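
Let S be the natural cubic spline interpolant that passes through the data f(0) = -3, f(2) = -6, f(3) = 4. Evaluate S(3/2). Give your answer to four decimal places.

Write M_i for S''(x_i). With h_i = 2, 1 and divided differences Δ_i = -3/2, 10, the continuity of S' gives the tridiagonal system
  2·M_0 + 6·M_1 + 1·M_2 = 6(Δ_1 - Δ_0) = 69
Natural end conditions: M_0 = M_2 = 0.
Forward elimination and back-substitution give M_0 = 0, M_1 = 23/2, M_2 = 0.
On [0, 2], S(x) = -3 - 16/3·x + 0·x² + 23/24·x³.
With x = 3/2: S(3/2) = -497/64.

-7.7656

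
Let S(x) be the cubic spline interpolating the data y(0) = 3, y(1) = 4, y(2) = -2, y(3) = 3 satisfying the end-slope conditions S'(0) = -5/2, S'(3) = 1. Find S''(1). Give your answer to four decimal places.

Write M_i for S''(x_i). With h_i = 1, 1, 1 and divided differences Δ_i = 1, -6, 5, the continuity of S' gives the tridiagonal system
  1·M_0 + 4·M_1 + 1·M_2 = 6(Δ_1 - Δ_0) = -42
  1·M_1 + 4·M_2 + 1·M_3 = 6(Δ_2 - Δ_1) = 66
Clamped end conditions give two more equations: 2h_0·M_0 + h_0·M_1 = 6(Δ_0 - S'(0)) = 21 and h_2·M_2 + 2h_2·M_3 = 6(S'(3) - Δ_2) = -24.
Solving the tridiagonal system: M_0 = 332/15, M_1 = -349/15, M_2 = 434/15, M_3 = -397/15.

-23.2667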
^^^^^^^^
Task goal | Every word of the data above should be given again, exactly as it stands.

Written answer |
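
Let S be the natural cubic spline interpolant that passes through the data f(0) = -3, f(2) = -6, f(3) = 4. Evaluate S(3/2). Give your answer to four decimal places.

Write M_i for S''(x_i). With h_i = 2, 1 and divided differences Δ_i = -3/2, 10, the continuity of S' gives the tridiagonal system
  2·M_0 + 6·M_1 + 1·M_2 = 6(Δ_1 - Δ_0) = 69
Natural end conditions: M_0 = M_2 = 0.
Forward elimination and back-substitution give M_0 = 0, M_1 = 23/2, M_2 = 0.
On [0, 2], S(x) = -3 - 16/3·x + 0·x² + 23/24·x³.
With x = 3/2: S(3/2) = -497/64.

-7.7656

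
Let S(x) be the cubic spline interpolating the data y(0) = 3, y(1) = 4, y(2) = -2, y(3) = 3 satisfying the end-slope conditions S'(0) = -5/2, S'(3) = 1. Find S''(1). Give your answer to four decimal places.

Write M_i for S''(x_i). With h_i = 1, 1, 1 and divided differences Δ_i = 1, -6, 5, the continuity of S' gives the tridiagonal system
  1·M_0 + 4·M_1 + 1·M_2 = 6(Δ_1 - Δ_0) = -42
  1·M_1 + 4·M_2 + 1·M_3 = 6(Δ_2 - Δ_1) = 66
Clamped end conditions give two more equations: 2h_0·M_0 + h_0·M_1 = 6(Δ_0 - S'(0)) = 21 and h_2·M_2 + 2h_2·M_3 = 6(S'(3) - Δ_2) = -24.
Solving the tridiagonal system: M_0 = 332/15, M_1 = -349/15, M_2 = 434/15, M_3 = -397/15.

-23.2667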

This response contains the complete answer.